MATERIALS PROVIDED START
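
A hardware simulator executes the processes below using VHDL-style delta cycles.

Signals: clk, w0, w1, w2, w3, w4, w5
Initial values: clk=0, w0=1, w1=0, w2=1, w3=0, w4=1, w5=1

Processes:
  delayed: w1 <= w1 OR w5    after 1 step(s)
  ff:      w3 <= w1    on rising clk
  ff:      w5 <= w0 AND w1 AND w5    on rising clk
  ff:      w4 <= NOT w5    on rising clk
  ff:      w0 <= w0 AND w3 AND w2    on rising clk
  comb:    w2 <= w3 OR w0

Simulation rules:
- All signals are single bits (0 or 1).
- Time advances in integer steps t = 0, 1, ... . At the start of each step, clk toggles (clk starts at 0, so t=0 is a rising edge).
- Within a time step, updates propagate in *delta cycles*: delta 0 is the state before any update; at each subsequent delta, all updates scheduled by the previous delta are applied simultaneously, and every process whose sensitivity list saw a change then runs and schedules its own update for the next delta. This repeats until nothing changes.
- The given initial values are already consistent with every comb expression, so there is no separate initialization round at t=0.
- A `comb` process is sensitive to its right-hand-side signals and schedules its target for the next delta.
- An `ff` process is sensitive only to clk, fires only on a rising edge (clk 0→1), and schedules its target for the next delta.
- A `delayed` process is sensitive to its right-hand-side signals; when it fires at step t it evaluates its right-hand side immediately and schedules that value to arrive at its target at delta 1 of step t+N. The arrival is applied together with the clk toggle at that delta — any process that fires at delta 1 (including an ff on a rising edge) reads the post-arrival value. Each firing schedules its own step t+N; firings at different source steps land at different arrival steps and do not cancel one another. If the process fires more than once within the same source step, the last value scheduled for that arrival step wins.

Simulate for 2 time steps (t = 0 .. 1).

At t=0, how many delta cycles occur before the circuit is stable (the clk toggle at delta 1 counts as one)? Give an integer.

3

[bits: w2,w4,clk,w3,w0,w5,w1]
t=0: Δ0=1100110 Δ1=1110110 Δ2=1010000 Δ3=0010000 | 3Δ
t=1: Δ0=0010000 Δ1=0000000 | 1Δ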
MATERIALS PROVIDED END
*REQUIREMENT*
For the word "comb", go through the records and show each line that carries it.

*EXPECTED ANSWER*
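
  comb:    w2 <= w3 OR w0
- The given initial values are already consistent with every comb expression, so there is no separate initialization round at t=0.
- A `comb` process is sensitive to its right-hand-side signals and schedules its target for the next delta.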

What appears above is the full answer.